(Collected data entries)
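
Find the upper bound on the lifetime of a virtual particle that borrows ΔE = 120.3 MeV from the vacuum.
2.736 ys

Using the energy-time uncertainty principle:
ΔEΔt ≥ ℏ/2

For a virtual particle borrowing energy ΔE, the maximum lifetime is:
Δt_max = ℏ/(2ΔE)

Converting energy:
ΔE = 120.3 MeV = 1.927e-11 J

Δt_max = (1.055e-34 J·s) / (2 × 1.927e-11 J)
Δt_max = 2.736e-24 s = 2.736 ys

Virtual particles with higher borrowed energy exist for shorter times.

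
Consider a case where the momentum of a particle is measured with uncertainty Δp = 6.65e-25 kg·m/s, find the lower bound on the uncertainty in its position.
79.291 pm

Using the Heisenberg uncertainty principle:
ΔxΔp ≥ ℏ/2

The minimum uncertainty in position is:
Δx_min = ℏ/(2Δp)
Δx_min = (1.055e-34 J·s) / (2 × 6.650e-25 kg·m/s)
Δx_min = 7.929e-11 m = 79.291 pm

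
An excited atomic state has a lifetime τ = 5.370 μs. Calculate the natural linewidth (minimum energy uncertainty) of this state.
61.286 peV

Using the energy-time uncertainty principle:
ΔEΔt ≥ ℏ/2

The lifetime τ represents the time uncertainty Δt.
The natural linewidth (minimum energy uncertainty) is:

ΔE = ℏ/(2τ)
ΔE = (1.055e-34 J·s) / (2 × 5.370e-06 s)
ΔE = 9.819e-30 J = 61.286 peV

This natural linewidth limits the precision of spectroscopic measurements.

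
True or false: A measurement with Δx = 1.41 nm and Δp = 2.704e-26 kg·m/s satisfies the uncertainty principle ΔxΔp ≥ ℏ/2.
No, it violates the uncertainty principle (impossible measurement).

Calculate the product ΔxΔp:
ΔxΔp = (1.410e-09 m) × (2.704e-26 kg·m/s)
ΔxΔp = 3.813e-35 J·s

Compare to the minimum allowed value ℏ/2:
ℏ/2 = 5.273e-35 J·s

Since ΔxΔp = 3.813e-35 J·s < 5.273e-35 J·s = ℏ/2,
the measurement violates the uncertainty principle.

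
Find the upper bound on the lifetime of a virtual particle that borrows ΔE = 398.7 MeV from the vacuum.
8.254 × 10^-25 s

Using the energy-time uncertainty principle:
ΔEΔt ≥ ℏ/2

For a virtual particle borrowing energy ΔE, the maximum lifetime is:
Δt_max = ℏ/(2ΔE)

Converting energy:
ΔE = 398.7 MeV = 6.388e-11 J

Δt_max = (1.055e-34 J·s) / (2 × 6.388e-11 J)
Δt_max = 8.254e-25 s = 8.254 × 10^-25 s

Virtual particles with higher borrowed energy exist for shorter times.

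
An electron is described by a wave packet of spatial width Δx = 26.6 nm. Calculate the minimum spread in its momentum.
1.982 × 10^-27 kg·m/s

For a wave packet, the spatial width Δx and momentum spread Δp are related by the uncertainty principle:
ΔxΔp ≥ ℏ/2

The minimum momentum spread is:
Δp_min = ℏ/(2Δx)
Δp_min = (1.055e-34 J·s) / (2 × 2.660e-08 m)
Δp_min = 1.982e-27 kg·m/s

A wave packet cannot have both a well-defined position and well-defined momentum.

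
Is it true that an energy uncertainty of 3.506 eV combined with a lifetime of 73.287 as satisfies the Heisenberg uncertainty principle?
No, it violates the uncertainty relation.

Calculate the product ΔEΔt:
ΔE = 3.506 eV = 5.617e-19 J
ΔEΔt = (5.617e-19 J) × (7.329e-17 s)
ΔEΔt = 4.117e-35 J·s

Compare to the minimum allowed value ℏ/2:
ℏ/2 = 5.273e-35 J·s

Since ΔEΔt = 4.117e-35 J·s < 5.273e-35 J·s = ℏ/2,
this violates the uncertainty relation.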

* **Required action**
Could you output the lines above, exactly as written, from the one containing "Is it true that" through the last, with both ends included and no others?

* **Solution below**
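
Is it true that an energy uncertainty of 3.506 eV combined with a lifetime of 73.287 as satisfies the Heisenberg uncertainty principle?
No, it violates the uncertainty relation.

Calculate the product ΔEΔt:
ΔE = 3.506 eV = 5.617e-19 J
ΔEΔt = (5.617e-19 J) × (7.329e-17 s)
ΔEΔt = 4.117e-35 J·s

Compare to the minimum allowed value ℏ/2:
ℏ/2 = 5.273e-35 J·s

Since ΔEΔt = 4.117e-35 J·s < 5.273e-35 J·s = ℏ/2,
this violates the uncertainty relation.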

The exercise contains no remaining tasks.